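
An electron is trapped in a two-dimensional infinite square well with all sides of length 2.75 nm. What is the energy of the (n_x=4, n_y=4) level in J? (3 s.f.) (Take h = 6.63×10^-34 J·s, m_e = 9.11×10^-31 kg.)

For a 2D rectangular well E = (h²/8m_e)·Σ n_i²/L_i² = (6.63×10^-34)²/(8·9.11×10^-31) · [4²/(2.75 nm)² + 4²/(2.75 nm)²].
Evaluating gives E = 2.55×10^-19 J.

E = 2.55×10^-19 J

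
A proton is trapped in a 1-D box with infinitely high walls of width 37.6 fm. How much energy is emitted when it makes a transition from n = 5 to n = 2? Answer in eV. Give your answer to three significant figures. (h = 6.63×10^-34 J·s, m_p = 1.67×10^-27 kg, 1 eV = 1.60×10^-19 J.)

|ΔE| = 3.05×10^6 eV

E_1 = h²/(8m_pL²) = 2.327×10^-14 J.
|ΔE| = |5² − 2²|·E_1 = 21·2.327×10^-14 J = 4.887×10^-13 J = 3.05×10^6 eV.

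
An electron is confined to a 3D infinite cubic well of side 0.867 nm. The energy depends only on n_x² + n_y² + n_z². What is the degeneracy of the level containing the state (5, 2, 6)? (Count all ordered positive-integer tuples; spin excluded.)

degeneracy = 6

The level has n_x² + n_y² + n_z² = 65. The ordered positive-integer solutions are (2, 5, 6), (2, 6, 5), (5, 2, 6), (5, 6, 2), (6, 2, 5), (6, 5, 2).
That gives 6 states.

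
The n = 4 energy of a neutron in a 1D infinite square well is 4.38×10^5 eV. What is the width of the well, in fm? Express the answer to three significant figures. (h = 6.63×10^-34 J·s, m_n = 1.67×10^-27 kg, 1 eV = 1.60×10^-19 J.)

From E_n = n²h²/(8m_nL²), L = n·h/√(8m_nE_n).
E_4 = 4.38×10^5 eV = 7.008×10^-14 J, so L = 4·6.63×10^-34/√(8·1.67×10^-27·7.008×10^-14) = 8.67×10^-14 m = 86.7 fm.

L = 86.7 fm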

........

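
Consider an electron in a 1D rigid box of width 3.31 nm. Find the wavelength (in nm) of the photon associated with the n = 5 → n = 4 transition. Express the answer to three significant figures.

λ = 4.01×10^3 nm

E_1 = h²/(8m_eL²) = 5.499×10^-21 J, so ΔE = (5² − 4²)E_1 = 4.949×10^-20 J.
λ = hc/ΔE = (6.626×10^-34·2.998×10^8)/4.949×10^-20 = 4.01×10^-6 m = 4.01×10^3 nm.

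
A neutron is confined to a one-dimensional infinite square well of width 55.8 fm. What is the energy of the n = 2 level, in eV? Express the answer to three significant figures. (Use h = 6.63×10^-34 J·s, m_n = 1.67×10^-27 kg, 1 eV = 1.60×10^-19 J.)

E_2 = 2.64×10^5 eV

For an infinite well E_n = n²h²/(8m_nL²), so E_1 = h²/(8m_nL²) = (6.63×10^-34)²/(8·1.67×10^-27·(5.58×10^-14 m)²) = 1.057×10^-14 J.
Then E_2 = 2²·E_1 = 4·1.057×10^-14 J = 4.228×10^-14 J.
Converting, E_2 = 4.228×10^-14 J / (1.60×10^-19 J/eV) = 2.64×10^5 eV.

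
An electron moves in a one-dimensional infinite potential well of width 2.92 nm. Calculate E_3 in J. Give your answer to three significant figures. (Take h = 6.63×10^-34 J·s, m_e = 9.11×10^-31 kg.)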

........

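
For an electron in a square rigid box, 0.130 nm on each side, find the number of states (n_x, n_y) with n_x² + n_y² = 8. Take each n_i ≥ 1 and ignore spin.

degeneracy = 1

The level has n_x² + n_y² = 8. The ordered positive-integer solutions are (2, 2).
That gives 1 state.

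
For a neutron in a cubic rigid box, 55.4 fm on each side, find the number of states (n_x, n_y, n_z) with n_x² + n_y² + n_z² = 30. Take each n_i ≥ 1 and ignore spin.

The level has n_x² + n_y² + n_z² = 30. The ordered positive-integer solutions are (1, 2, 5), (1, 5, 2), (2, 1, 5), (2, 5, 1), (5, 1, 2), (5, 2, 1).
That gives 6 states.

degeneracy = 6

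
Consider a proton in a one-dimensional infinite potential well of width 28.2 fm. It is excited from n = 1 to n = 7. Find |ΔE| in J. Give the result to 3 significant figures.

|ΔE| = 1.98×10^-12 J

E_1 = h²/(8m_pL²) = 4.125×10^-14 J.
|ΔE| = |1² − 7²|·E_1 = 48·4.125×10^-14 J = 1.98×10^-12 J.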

........

— ABOUT THIS TASK —
Only those lines of the entries above that run from the line containing "A neutron is" to the line containing "An electron moves", both included, should be transcribed exactly.

— YOUR RESPONSE —
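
A neutron is confined to a one-dimensional infinite square well of width 55.8 fm. What is the energy of the n = 2 level, in eV? Express the answer to three significant figures. (Use h = 6.63×10^-34 J·s, m_n = 1.67×10^-27 kg, 1 eV = 1.60×10^-19 J.)

E_2 = 2.64×10^5 eV

For an infinite well E_n = n²h²/(8m_nL²), so E_1 = h²/(8m_nL²) = (6.63×10^-34)²/(8·1.67×10^-27·(5.58×10^-14 m)²) = 1.057×10^-14 J.
Then E_2 = 2²·E_1 = 4·1.057×10^-14 J = 4.228×10^-14 J.
Converting, E_2 = 4.228×10^-14 J / (1.60×10^-19 J/eV) = 2.64×10^5 eV.

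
An electron moves in a one-dimensional infinite potential well of width 2.92 nm. Calculate E_3 in J. Give your answer to three significant figures. (Take h = 6.63×10^-34 J·s, m_e = 9.11×10^-31 kg.)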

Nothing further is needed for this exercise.